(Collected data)
Content starts
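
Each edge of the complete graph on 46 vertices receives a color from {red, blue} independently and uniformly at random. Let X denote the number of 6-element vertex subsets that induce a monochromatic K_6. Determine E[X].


Let X = Σ_S X_S over the C(46, 6) = 9366819 subsets S of size 6, where X_S = 1 if the K_6 on S is monochromatic.
For a fixed S, the K_6 on S has C(6, 2) = 15 edges. P[all 15 edges red] = (1/2)^15, and likewise for blue, so P[monochromatic] = 2·(1/2)^15 = 2^{1 − 15} = 1/16384.
Summing: E[X] = C(46, 6) · 2^{1 − 15} = 9366819 · 1/16384 = 9366819/16384.
Numerically: E[X] ≈ 571.7053.

E[X] = C(46,6)·2^(1−C(6,2)) = 9366819/16384 ≈ 571.7053.


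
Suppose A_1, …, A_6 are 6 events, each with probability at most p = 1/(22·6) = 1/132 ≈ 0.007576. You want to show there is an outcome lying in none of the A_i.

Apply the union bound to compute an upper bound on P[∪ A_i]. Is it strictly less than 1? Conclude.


Union bound: P[∪_{i=1}^{6} A_i] ≤ Σ_i P[A_i] ≤ 6·p = 6·(1/132) = 1/22.
Numerically: 1/22 ≈ 0.045455.
Is 1/22 < 1? YES.
Since P[∪ A_i] ≤ 1/22 < 1, the complement has P[∩ A_i^c] ≥ 1 − 1/22 = 21/22 > 0, so some outcome avoids every A_i.

6·p = 1/22 ≈ 0.045455; existence CERTIFIED by the union bound.


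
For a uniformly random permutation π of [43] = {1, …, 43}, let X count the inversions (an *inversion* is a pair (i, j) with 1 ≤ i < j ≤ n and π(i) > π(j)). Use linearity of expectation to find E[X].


Write X = Σ X_I over the C(43, 2) = 903 pairs i < j, with X_I the indicator of one inversion.
There are 903 indicators.
For each fixed pair i < j, the values π(i) and π(j) are two distinct elements of {1, …, 43} in uniformly random order; by symmetry P[π(i) > π(j)] = 1/2.
By linearity: E[X] = 903 · (1/2) = C(43, 2) · (1/2) = 903/2 = 903/2 ≈ 451.500.

E[X] = 903/2 = 451.500.


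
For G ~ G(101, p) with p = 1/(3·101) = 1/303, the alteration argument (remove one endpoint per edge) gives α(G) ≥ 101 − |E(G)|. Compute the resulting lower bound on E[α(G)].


E[|E(G)|] = C(101, 2)·p = 5050 · (1/303) = 50/3.
E[α(G)] ≥ n − E[|E(G)|] = 101 − 50/3 = 253/3.
Numerically: ≈ 84.3333.
(This is only a lower bound; the true E[α(G)] may be larger.)

E[α(G)] ≥ 253/3 ≈ 84.3333.


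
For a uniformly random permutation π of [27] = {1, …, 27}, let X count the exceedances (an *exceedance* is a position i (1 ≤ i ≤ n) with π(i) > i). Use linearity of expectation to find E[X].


Write X = Σ_{i=1}^{27} X_i, where X_i = 1_{π(i) > i}.
For each fixed i, π(i) is uniform over {1, …, 27} (marginal of a uniform permutation), so P[π(i) > i] = (n − i)/n. Summing: Σ_{i=1}^{27} (n − i)/n = (0 + 1 + … + 26)/27 = 27(27 − 1)/(2·27) = (27 − 1)/2.
Hence E[X] = Σ_{i=1}^{27} (27 − i)/27 = 13 ≈ 13.00000.

E[X] = 13 = 13.00000.


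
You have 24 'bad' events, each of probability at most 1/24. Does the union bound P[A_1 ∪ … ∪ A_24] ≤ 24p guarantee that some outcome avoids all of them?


Union bound: P[∪_{i=1}^{24} A_i] ≤ Σ_i P[A_i] ≤ 24·p = 24·(1/24) = 1.
Numerically: 1 ≈ 1.0000.
Is 1 < 1? NO.
Since the bound 1 is ≥ 1, the union bound is uninformative here; it does NOT by itself certify existence.

24·p = 1 ≈ 1.0000; existence NOT certified by the union bound.


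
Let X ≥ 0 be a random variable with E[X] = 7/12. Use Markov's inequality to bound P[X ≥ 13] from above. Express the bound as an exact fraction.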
Content ends
(WORK INSTRUCTIONS) The reply must repeat all of the records precisely.

(WRITTEN RESPONSE)
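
Each edge of the complete graph on 46 vertices receives a color from {red, blue} independently and uniformly at random. Let X denote the number of 6-element vertex subsets that induce a monochromatic K_6. Determine E[X].


Let X = Σ_S X_S over the C(46, 6) = 9366819 subsets S of size 6, where X_S = 1 if the K_6 on S is monochromatic.
For a fixed S, the K_6 on S has C(6, 2) = 15 edges. P[all 15 edges red] = (1/2)^15, and likewise for blue, so P[monochromatic] = 2·(1/2)^15 = 2^{1 − 15} = 1/16384.
Summing: E[X] = C(46, 6) · 2^{1 − 15} = 9366819 · 1/16384 = 9366819/16384.
Numerically: E[X] ≈ 571.7053.

E[X] = C(46,6)·2^(1−C(6,2)) = 9366819/16384 ≈ 571.7053.


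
Suppose A_1, …, A_6 are 6 events, each with probability at most p = 1/(22·6) = 1/132 ≈ 0.007576. You want to show there is an outcome lying in none of the A_i.

Apply the union bound to compute an upper bound on P[∪ A_i]. Is it strictly less than 1? Conclude.


Union bound: P[∪_{i=1}^{6} A_i] ≤ Σ_i P[A_i] ≤ 6·p = 6·(1/132) = 1/22.
Numerically: 1/22 ≈ 0.045455.
Is 1/22 < 1? YES.
Since P[∪ A_i] ≤ 1/22 < 1, the complement has P[∩ A_i^c] ≥ 1 − 1/22 = 21/22 > 0, so some outcome avoids every A_i.

6·p = 1/22 ≈ 0.045455; existence CERTIFIED by the union bound.


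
For a uniformly random permutation π of [43] = {1, …, 43}, let X count the inversions (an *inversion* is a pair (i, j) with 1 ≤ i < j ≤ n and π(i) > π(j)). Use linearity of expectation to find E[X].


Write X = Σ X_I over the C(43, 2) = 903 pairs i < j, with X_I the indicator of one inversion.
There are 903 indicators.
For each fixed pair i < j, the values π(i) and π(j) are two distinct elements of {1, …, 43} in uniformly random order; by symmetry P[π(i) > π(j)] = 1/2.
By linearity: E[X] = 903 · (1/2) = C(43, 2) · (1/2) = 903/2 = 903/2 ≈ 451.500.

E[X] = 903/2 = 451.500.


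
For G ~ G(101, p) with p = 1/(3·101) = 1/303, the alteration argument (remove one endpoint per edge) gives α(G) ≥ 101 − |E(G)|. Compute the resulting lower bound on E[α(G)].


E[|E(G)|] = C(101, 2)·p = 5050 · (1/303) = 50/3.
E[α(G)] ≥ n − E[|E(G)|] = 101 − 50/3 = 253/3.
Numerically: ≈ 84.3333.
(This is only a lower bound; the true E[α(G)] may be larger.)

E[α(G)] ≥ 253/3 ≈ 84.3333.


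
For a uniformly random permutation π of [27] = {1, …, 27}, let X count the exceedances (an *exceedance* is a position i (1 ≤ i ≤ n) with π(i) > i). Use linearity of expectation to find E[X].


Write X = Σ_{i=1}^{27} X_i, where X_i = 1_{π(i) > i}.
For each fixed i, π(i) is uniform over {1, …, 27} (marginal of a uniform permutation), so P[π(i) > i] = (n − i)/n. Summing: Σ_{i=1}^{27} (n − i)/n = (0 + 1 + … + 26)/27 = 27(27 − 1)/(2·27) = (27 − 1)/2.
Hence E[X] = Σ_{i=1}^{27} (27 − i)/27 = 13 ≈ 13.00000.

E[X] = 13 = 13.00000.


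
You have 24 'bad' events, each of probability at most 1/24. Does the union bound P[A_1 ∪ … ∪ A_24] ≤ 24p guarantee that some outcome avoids all of them?


Union bound: P[∪_{i=1}^{24} A_i] ≤ Σ_i P[A_i] ≤ 24·p = 24·(1/24) = 1.
Numerically: 1 ≈ 1.0000.
Is 1 < 1? NO.
Since the bound 1 is ≥ 1, the union bound is uninformative here; it does NOT by itself certify existence.

24·p = 1 ≈ 1.0000; existence NOT certified by the union bound.


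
Let X ≥ 0 be a random variable with E[X] = 7/12. Use Markov's inequality to bound P[X ≥ 13] from above. Express the bound as an exact fraction.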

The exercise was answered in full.